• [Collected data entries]
++++++

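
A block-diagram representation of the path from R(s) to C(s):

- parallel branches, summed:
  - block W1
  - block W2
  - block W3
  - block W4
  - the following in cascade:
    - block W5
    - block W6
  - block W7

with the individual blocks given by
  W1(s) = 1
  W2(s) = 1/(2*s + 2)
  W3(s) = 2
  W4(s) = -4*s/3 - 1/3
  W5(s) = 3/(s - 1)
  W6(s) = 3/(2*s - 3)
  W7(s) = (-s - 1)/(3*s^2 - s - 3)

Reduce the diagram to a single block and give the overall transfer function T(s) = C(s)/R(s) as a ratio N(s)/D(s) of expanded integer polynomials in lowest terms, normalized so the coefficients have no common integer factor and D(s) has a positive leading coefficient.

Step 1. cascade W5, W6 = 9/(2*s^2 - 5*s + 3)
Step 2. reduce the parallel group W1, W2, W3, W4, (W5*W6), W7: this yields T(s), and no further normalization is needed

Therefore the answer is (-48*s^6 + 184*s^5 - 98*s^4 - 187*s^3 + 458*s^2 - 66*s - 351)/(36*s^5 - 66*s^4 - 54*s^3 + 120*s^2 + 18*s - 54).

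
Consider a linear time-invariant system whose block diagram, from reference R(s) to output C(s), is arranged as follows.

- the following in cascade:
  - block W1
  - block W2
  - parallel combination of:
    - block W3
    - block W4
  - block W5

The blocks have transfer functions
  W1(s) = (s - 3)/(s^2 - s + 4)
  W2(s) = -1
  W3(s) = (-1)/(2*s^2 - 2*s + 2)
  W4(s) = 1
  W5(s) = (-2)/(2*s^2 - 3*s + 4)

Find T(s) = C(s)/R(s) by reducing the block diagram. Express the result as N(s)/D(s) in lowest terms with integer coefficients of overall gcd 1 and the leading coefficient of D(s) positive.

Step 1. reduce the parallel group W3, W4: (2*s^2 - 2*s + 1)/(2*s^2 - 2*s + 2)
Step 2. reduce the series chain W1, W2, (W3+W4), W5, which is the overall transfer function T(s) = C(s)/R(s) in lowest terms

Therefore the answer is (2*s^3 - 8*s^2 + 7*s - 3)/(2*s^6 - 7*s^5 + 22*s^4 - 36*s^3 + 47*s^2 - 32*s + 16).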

++++++

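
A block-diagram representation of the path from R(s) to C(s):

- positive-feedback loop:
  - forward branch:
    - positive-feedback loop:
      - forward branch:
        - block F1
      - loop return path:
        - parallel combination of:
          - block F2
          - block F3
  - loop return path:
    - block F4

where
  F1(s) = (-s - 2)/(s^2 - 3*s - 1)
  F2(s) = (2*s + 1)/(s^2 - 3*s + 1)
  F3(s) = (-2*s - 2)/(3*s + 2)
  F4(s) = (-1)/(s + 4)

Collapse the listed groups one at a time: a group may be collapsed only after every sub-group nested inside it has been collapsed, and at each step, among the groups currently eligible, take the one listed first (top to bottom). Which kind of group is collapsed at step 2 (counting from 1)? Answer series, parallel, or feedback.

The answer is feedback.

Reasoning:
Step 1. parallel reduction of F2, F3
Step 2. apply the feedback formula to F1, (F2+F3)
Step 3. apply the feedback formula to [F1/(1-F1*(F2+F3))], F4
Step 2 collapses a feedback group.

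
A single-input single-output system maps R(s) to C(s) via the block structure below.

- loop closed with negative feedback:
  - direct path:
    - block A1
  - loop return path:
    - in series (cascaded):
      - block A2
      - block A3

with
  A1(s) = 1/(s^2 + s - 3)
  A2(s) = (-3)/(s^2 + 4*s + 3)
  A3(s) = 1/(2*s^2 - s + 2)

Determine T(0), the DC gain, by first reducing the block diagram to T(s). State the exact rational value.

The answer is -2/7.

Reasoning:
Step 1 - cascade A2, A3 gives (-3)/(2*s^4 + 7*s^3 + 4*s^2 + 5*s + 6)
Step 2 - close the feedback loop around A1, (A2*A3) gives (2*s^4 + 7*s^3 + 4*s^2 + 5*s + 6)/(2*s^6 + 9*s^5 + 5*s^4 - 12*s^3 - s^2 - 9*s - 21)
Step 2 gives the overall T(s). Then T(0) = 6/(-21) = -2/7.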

++++++

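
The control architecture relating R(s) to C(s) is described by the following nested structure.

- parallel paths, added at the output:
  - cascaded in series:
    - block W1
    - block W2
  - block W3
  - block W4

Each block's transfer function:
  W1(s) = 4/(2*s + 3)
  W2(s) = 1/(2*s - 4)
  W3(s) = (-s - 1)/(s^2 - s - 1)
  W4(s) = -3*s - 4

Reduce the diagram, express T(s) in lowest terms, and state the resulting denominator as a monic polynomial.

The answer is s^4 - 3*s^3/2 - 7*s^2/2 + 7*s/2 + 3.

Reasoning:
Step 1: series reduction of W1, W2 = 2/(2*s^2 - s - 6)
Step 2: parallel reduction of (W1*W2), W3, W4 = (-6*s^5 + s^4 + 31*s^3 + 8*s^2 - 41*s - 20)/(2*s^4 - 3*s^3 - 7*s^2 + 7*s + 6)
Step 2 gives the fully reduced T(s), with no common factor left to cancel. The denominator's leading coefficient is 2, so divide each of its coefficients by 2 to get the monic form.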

++++++

In the entries above, find the line with "A single-input single-output" and the line with "A1(s) = 1/(s^2 + s - 3)", then set down exactly those two and every line between them, nothing else.

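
A single-input single-output system maps R(s) to C(s) via the block structure below.

- loop closed with negative feedback:
  - direct path:
    - block A1
  - loop return path:
    - in series (cascaded):
      - block A2
      - block A3

with
  A1(s) = 1/(s^2 + s - 3)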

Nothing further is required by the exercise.